**What you need to do:**
Scan the lines below and report each one containing "jury" by copying it.
======== Provided entries ========
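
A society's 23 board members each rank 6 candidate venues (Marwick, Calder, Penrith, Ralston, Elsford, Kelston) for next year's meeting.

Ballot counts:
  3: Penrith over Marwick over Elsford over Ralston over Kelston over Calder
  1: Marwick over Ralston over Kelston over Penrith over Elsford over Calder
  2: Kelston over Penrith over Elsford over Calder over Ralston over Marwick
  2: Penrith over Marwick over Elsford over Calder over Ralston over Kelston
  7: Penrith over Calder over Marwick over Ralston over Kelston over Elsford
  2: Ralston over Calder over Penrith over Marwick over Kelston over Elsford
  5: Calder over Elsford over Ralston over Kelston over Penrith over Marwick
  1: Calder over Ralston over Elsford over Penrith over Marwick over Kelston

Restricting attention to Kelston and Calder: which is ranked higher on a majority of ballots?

Calder

Ballots ranking Kelston above Calder: 3 + 1 + 2 = 6.
Ballots ranking Calder above Kelston: 23 − 6 = 17.
Calder wins the head-to-head 17–6.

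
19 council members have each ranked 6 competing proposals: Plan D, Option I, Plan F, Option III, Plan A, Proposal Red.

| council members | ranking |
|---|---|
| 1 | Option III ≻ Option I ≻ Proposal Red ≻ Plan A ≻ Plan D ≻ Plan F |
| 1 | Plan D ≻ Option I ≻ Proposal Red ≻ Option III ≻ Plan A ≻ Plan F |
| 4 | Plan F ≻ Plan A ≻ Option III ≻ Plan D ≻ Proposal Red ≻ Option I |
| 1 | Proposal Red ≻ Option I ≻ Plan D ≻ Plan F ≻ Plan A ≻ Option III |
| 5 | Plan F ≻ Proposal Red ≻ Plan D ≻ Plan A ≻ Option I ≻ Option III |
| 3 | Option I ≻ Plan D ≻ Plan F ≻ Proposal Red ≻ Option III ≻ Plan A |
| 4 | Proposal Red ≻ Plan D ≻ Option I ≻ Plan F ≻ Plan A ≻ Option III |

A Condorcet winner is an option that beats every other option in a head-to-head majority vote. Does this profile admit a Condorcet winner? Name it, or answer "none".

Check each pair by majority over 19 ballots:
Plan D vs Option I: Plan D preferred on 1+4+5+4 = 14 ballots; Plan D wins 14–5.
Plan D vs Plan F: 1+1+1+3+4 = 10 for Plan D, 9 for Plan F — Plan D by 10–9.
Plan D vs Option III: 1+1+5+3+4 = 14 for Plan D, 5 for Option III — Plan D by 14–5.
Plan D vs Plan A: 14 to 5, Plan D.
Plan D vs Proposal Red: 1+4+3 = 8 for Plan D, 11 for Proposal Red — Proposal Red by 11–8.
Option I vs Plan F: Option I is ranked higher on 1+1+1+3+4 = 10 ballots, Plan F on 9. Option I wins 10–9.
Option I vs Option III: 14 to 5, Option I.
Option I vs Plan A: 1+1+1+3+4 = 10 for Option I, 9 for Plan A — Option I by 10–9.
Option I vs Proposal Red: 5 to 14, Proposal Red.
Plan F vs Option III: 4+1+5+3+4 = 17 for Plan F, 2 for Option III — Plan F by 17–2.
Plan F vs Plan A: 4+1+5+3+4 = 17 for Plan F, 2 for Plan A — Plan F by 17–2.
Plan F vs Proposal Red: 4+5+3 = 12 for Plan F, 7 for Proposal Red — Plan F by 12–7.
Option III vs Plan A: Option III is ranked higher on 1+1+3 = 5 ballots, Plan A on 14. Plan A wins 14–5.
Option III vs Proposal Red: 5 to 14, Proposal Red.
Plan A vs Proposal Red: 4 for Plan A, 15 for Proposal Red — Proposal Red by 15–4.
Each option drops at least one matchup (Plan D loses to Proposal Red; Option I loses to Plan D; Plan F loses to Plan D; Option III loses to Plan D; Plan A loses to Plan D; Proposal Red loses to Plan F); the cycle Plan D beats Plan F beats Proposal Red beats Plan D rules out a Condorcet winner.

none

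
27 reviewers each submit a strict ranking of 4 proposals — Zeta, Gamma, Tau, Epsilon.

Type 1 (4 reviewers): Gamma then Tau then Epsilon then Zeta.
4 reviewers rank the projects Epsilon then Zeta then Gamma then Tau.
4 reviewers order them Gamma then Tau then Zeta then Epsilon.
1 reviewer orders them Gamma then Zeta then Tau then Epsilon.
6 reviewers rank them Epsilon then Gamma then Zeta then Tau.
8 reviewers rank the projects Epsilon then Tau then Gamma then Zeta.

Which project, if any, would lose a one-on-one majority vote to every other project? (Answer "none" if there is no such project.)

Zeta

Head-to-head results (27 reviewers):
Zeta vs Gamma: Zeta preferred on 4 ballots; Gamma wins 23–4.
Zeta vs Tau: Zeta preferred on 4+1+6 = 11 ballots; Tau wins 16–11.
Zeta vs Epsilon: 5 to 22, Epsilon.
Gamma–Tau: Gamma 19–8.
Gamma vs Epsilon: Gamma preferred on 4+4+1 = 9 ballots; Epsilon wins 18–9.
Tau vs Epsilon: Epsilon, 18–9.
Zeta is beaten in every head-to-head and is the Condorcet loser.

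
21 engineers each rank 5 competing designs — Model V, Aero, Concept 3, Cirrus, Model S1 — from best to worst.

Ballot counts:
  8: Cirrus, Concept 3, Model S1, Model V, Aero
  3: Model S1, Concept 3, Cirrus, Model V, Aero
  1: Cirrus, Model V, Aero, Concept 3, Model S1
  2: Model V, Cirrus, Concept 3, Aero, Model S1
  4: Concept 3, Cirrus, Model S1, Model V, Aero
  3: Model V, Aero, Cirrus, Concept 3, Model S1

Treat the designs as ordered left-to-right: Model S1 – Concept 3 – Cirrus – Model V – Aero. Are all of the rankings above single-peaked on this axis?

Axis positions: Model S1=1, Concept 3=2, Cirrus=3, Model V=4, Aero=5.
Group 1 (peak Cirrus at position 3): ranking walks positions 3-2-1-4-5, expanding outward from the peak — single-peaked.
Group 2 (peak Model S1 at position 1): ranking walks positions 1-2-3-4-5, expanding outward from the peak — single-peaked.
Group 3 (peak Cirrus at position 3): ranking walks positions 3-4-5-2-1, expanding outward from the peak — single-peaked.
Group 4 (peak Model V at position 4): ranking walks positions 4-3-2-5-1, expanding outward from the peak — single-peaked.
Group 5 (peak Concept 3 at position 2): ranking walks positions 2-3-1-4-5, expanding outward from the peak — single-peaked.
Group 6 (peak Model V at position 4): ranking walks positions 4-5-3-2-1, expanding outward from the peak — single-peaked.
Every ranking is single-peaked on this axis.

yes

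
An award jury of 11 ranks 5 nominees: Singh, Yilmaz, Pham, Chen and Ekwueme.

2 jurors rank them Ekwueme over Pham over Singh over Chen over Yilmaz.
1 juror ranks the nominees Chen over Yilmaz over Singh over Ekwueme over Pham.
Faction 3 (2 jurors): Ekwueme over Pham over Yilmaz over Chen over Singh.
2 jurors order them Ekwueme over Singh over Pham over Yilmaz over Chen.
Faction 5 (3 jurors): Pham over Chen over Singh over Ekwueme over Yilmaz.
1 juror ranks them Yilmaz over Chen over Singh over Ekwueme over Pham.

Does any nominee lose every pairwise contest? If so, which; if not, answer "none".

Yilmaz

Head-to-head results (11 jurors):
Singh vs Yilmaz: Singh, 7–4.
Singh vs Pham: 4 to 7, Pham.
Singh–Chen: Chen 7–4.
Singh vs Ekwueme: Ekwueme, 6–5.
Yilmaz–Pham: Pham 9–2.
Yilmaz vs Chen: Chen wins 6–5.
Yilmaz vs Ekwueme: 1+1 = 2 for Yilmaz, 9 for Ekwueme — Ekwueme by 9–2.
Pham vs Chen: 9 to 2, Pham.
Pham vs Ekwueme: Ekwueme wins 8–3.
Chen vs Ekwueme: 1+3+1 = 5 for Chen, 6 for Ekwueme — Ekwueme by 6–5.
Yilmaz is beaten in every head-to-head and is the Condorcet loser.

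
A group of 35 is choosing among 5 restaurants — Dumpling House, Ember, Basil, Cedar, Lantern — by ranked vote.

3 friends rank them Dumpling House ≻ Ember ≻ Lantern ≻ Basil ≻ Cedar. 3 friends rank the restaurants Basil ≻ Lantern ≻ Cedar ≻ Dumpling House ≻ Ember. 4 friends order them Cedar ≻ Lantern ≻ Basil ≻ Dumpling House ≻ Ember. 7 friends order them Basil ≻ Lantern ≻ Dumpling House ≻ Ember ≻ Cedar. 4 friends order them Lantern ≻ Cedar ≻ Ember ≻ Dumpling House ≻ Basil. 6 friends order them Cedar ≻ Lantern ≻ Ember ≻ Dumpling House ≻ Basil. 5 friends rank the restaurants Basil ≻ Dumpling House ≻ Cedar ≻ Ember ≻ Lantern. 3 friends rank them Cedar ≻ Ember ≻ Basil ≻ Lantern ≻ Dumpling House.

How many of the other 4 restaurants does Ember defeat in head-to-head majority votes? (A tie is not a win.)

0

Ember against each rival (35 friends):
Ember vs Dumpling House: 4+6+3 = 13 for Ember, 22 for Dumpling House — Dumpling House by 22–13.
Ember vs Basil: 3+4+6+3 = 16 for Ember, 19 for Basil — Basil by 19–16.
Ember vs Cedar: Ember is ranked higher on 3+7 = 10 ballots, Cedar on 25. Cedar wins 25–10.
Ember vs Lantern: Lantern wins 24–11.
Ember beats no one; loses to Dumpling House, Basil, Cedar, Lantern — 0 pairwise wins.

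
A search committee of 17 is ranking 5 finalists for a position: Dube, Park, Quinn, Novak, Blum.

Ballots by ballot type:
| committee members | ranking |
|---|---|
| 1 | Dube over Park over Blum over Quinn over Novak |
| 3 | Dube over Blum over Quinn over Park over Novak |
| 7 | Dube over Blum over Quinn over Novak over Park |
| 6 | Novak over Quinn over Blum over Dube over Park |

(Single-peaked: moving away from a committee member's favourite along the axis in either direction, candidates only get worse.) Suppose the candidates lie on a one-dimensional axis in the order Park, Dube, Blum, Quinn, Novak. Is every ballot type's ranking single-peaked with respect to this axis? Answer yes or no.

Axis positions: Park=1, Dube=2, Blum=3, Quinn=4, Novak=5.
Ballot type 1 (peak Dube at position 2): ranking walks positions 2-1-3-4-5, expanding outward from the peak — single-peaked.
Ballot type 2 (peak Dube at position 2): ranking walks positions 2-3-4-1-5, expanding outward from the peak — single-peaked.
Ballot type 3 (peak Dube at position 2): ranking walks positions 2-3-4-5-1, expanding outward from the peak — single-peaked.
Ballot type 4 (peak Novak at position 5): ranking walks positions 5-4-3-2-1, expanding outward from the peak — single-peaked.
Every ranking is single-peaked on this axis.

yes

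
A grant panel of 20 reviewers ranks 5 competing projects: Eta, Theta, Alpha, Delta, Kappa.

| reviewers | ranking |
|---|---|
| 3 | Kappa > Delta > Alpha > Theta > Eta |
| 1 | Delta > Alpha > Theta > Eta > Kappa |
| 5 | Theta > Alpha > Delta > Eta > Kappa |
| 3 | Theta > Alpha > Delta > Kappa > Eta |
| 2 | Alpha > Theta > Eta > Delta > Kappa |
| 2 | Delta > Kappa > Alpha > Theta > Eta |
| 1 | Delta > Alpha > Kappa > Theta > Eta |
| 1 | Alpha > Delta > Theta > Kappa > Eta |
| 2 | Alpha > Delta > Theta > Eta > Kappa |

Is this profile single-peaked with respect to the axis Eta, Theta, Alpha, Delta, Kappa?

yes

Axis positions: Eta=1, Theta=2, Alpha=3, Delta=4, Kappa=5.
Ballot type 1 (peak Kappa at position 5): ranking walks positions 5-4-3-2-1, expanding outward from the peak — single-peaked.
Ballot type 2 (peak Delta at position 4): ranking walks positions 4-3-2-1-5, expanding outward from the peak — single-peaked.
Ballot type 3 (peak Theta at position 2): ranking walks positions 2-3-4-1-5, expanding outward from the peak — single-peaked.
Ballot type 4 (peak Theta at position 2): ranking walks positions 2-3-4-5-1, expanding outward from the peak — single-peaked.
Ballot type 5 (peak Alpha at position 3): ranking walks positions 3-2-1-4-5, expanding outward from the peak — single-peaked.
Ballot type 6 (peak Delta at position 4): ranking walks positions 4-5-3-2-1, expanding outward from the peak — single-peaked.
Ballot type 7 (peak Delta at position 4): ranking walks positions 4-3-5-2-1, expanding outward from the peak — single-peaked.
Ballot type 8 (peak Alpha at position 3): ranking walks positions 3-4-2-5-1, expanding outward from the peak — single-peaked.
Ballot type 9 (peak Alpha at position 3): ranking walks positions 3-4-2-1-5, expanding outward from the peak — single-peaked.
Every ranking is single-peaked on this axis.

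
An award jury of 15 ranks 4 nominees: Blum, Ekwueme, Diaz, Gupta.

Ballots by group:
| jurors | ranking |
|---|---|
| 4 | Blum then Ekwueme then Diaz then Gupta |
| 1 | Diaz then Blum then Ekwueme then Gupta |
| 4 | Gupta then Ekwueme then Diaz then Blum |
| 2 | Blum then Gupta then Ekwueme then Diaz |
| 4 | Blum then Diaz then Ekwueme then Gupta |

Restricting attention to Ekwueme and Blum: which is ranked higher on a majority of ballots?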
========
**Answer to this exercise:**
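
An award jury of 11 ranks 5 nominees: Singh, Yilmaz, Pham, Chen and Ekwueme.
An award jury of 15 ranks 4 nominees: Blum, Ekwueme, Diaz, Gupta.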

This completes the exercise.